**WORK ORDER:**
Every entry, from the first to the last, should be written out exactly.
━━ RECORD EXCERPTS
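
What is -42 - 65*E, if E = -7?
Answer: 413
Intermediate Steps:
-42 - 65*E = -42 - 65*(-7) = -42 + 455 = 413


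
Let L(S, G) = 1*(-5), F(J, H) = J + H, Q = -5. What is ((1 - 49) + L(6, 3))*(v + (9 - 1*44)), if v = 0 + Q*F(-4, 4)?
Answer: 1855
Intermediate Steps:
F(J, H) = H + J
L(S, G) = -5
v = 0 (v = 0 - 5*(4 - 4) = 0 - 5*0 = 0 + 0 = 0)
((1 - 49) + L(6, 3))*(v + (9 - 1*44)) = ((1 - 49) - 5)*(0 + (9 - 1*44)) = (-48 - 5)*(0 + (9 - 44)) = -53*(0 - 35) = -53*(-35) = 1855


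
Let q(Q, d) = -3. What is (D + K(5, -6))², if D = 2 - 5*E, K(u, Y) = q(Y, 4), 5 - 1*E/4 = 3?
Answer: 1681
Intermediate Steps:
E = 8 (E = 20 - 4*3 = 20 - 12 = 8)
K(u, Y) = -3
D = -38 (D = 2 - 5*8 = 2 - 40 = -38)
(D + K(5, -6))² = (-38 - 3)² = (-41)² = 1681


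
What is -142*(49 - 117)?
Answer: 9656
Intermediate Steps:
-142*(49 - 117) = -142*(-68) = 9656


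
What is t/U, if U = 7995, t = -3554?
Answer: -3554/7995 ≈ -0.44453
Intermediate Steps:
t/U = -3554/7995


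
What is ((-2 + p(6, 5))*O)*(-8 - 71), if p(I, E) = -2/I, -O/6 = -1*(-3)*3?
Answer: -9954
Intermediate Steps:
O = -54 (O = -6*(-1*(-3))*3 = -18*3 = -6*9 = -54)
((-2 + p(6, 5))*O)*(-8 - 71) = ((-2 - 2/6)*(-54))*(-8 - 71) = ((-2 - 2*⅙)*(-54))*(-79) = ((-2 - ⅓)*(-54))*(-79) = -7/3*(-54)*(-79) = 126*(-79) = -9954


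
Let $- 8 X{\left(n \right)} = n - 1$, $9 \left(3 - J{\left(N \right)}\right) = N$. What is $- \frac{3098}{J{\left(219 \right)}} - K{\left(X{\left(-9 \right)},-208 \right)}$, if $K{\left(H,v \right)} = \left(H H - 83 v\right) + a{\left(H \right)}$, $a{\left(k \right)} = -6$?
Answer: $- \frac{547659}{32} \approx -17114.0$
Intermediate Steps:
$J{\left(N \right)} = 3 - \frac{N}{9}$
$X{\left(n \right)} = \frac{1}{8} - \frac{n}{8}$ ($X{\left(n \right)} = - \frac{n - 1}{8} = - \frac{-1 + n}{8} = \frac{1}{8} - \frac{n}{8}$)
$K{\left(H,v \right)} = -6 + H^{2} - 83 v$ ($K{\left(H,v \right)} = \left(H H - 83 v\right) - 6 = \left(H^{2} - 83 v\right) - 6 = -6 + H^{2} - 83 v$)
$- \frac{3098}{J{\left(219 \right)}} - K{\left(X{\left(-9 \right)},-208 \right)} = - \frac{3098}{3 - \frac{73}{3}} - \left(-6 + \left(\frac{1}{8} - - \frac{9}{8}\right)^{2} - -17264\right) = - \frac{3098}{3 - \frac{73}{3}} - \left(-6 + \left(\frac{1}{8} + \frac{9}{8}\right)^{2} + 17264\right) = - \frac{3098}{- \frac{64}{3}} - \left(-6 + \left(\frac{5}{4}\right)^{2} + 17264\right) = \left(-3098\right) \left(- \frac{3}{64}\right) - \left(-6 + \frac{25}{16} + 17264\right) = \frac{4647}{32} - \frac{276153}{16} = - \frac{547659}{32}$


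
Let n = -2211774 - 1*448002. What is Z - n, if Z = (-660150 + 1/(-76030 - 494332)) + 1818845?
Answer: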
━━━━
**SOLVED EXERCISE:**
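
What is -42 - 65*E, if E = -7?
Answer: 413
Intermediate Steps:
-42 - 65*E = -42 - 65*(-7) = -42 + 455 = 413


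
Let L(S, G) = 1*(-5), F(J, H) = J + H, Q = -5. What is ((1 - 49) + L(6, 3))*(v + (9 - 1*44)), if v = 0 + Q*F(-4, 4)?
Answer: 1855
Intermediate Steps:
F(J, H) = H + J
L(S, G) = -5
v = 0 (v = 0 - 5*(4 - 4) = 0 - 5*0 = 0 + 0 = 0)
((1 - 49) + L(6, 3))*(v + (9 - 1*44)) = ((1 - 49) - 5)*(0 + (9 - 1*44)) = (-48 - 5)*(0 + (9 - 44)) = -53*(0 - 35) = -53*(-35) = 1855


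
Let q(Q, d) = -3. What is (D + K(5, -6))², if D = 2 - 5*E, K(u, Y) = q(Y, 4), 5 - 1*E/4 = 3?
Answer: 1681
Intermediate Steps:
E = 8 (E = 20 - 4*3 = 20 - 12 = 8)
K(u, Y) = -3
D = -38 (D = 2 - 5*8 = 2 - 40 = -38)
(D + K(5, -6))² = (-38 - 3)² = (-41)² = 1681


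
What is -142*(49 - 117)?
Answer: 9656
Intermediate Steps:
-142*(49 - 117) = -142*(-68) = 9656


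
What is t/U, if U = 7995, t = -3554?
Answer: -3554/7995 ≈ -0.44453
Intermediate Steps:
t/U = -3554/7995


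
What is ((-2 + p(6, 5))*O)*(-8 - 71), if p(I, E) = -2/I, -O/6 = -1*(-3)*3?
Answer: -9954
Intermediate Steps:
O = -54 (O = -6*(-1*(-3))*3 = -18*3 = -6*9 = -54)
((-2 + p(6, 5))*O)*(-8 - 71) = ((-2 - 2/6)*(-54))*(-8 - 71) = ((-2 - 2*⅙)*(-54))*(-79) = ((-2 - ⅓)*(-54))*(-79) = -7/3*(-54)*(-79) = 126*(-79) = -9954


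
Let $- 8 X{\left(n \right)} = n - 1$, $9 \left(3 - J{\left(N \right)}\right) = N$. What is $- \frac{3098}{J{\left(219 \right)}} - K{\left(X{\left(-9 \right)},-208 \right)}$, if $K{\left(H,v \right)} = \left(H H - 83 v\right) + a{\left(H \right)}$, $a{\left(k \right)} = -6$?
Answer: $- \frac{547659}{32} \approx -17114.0$
Intermediate Steps:
$J{\left(N \right)} = 3 - \frac{N}{9}$
$X{\left(n \right)} = \frac{1}{8} - \frac{n}{8}$ ($X{\left(n \right)} = - \frac{n - 1}{8} = - \frac{-1 + n}{8} = \frac{1}{8} - \frac{n}{8}$)
$K{\left(H,v \right)} = -6 + H^{2} - 83 v$ ($K{\left(H,v \right)} = \left(H H - 83 v\right) - 6 = \left(H^{2} - 83 v\right) - 6 = -6 + H^{2} - 83 v$)
$- \frac{3098}{J{\left(219 \right)}} - K{\left(X{\left(-9 \right)},-208 \right)} = - \frac{3098}{3 - \frac{73}{3}} - \left(-6 + \left(\frac{1}{8} - - \frac{9}{8}\right)^{2} - -17264\right) = - \frac{3098}{3 - \frac{73}{3}} - \left(-6 + \left(\frac{1}{8} + \frac{9}{8}\right)^{2} + 17264\right) = - \frac{3098}{- \frac{64}{3}} - \left(-6 + \left(\frac{5}{4}\right)^{2} + 17264\right) = \left(-3098\right) \left(- \frac{3}{64}\right) - \left(-6 + \frac{25}{16} + 17264\right) = \frac{4647}{32} - \frac{276153}{16} = - \frac{547659}{32}$


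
Let n = -2211774 - 1*448002. What is Z - n, if Z = (-660150 + 1/(-76030 - 494332)) + 1818845?
Answer: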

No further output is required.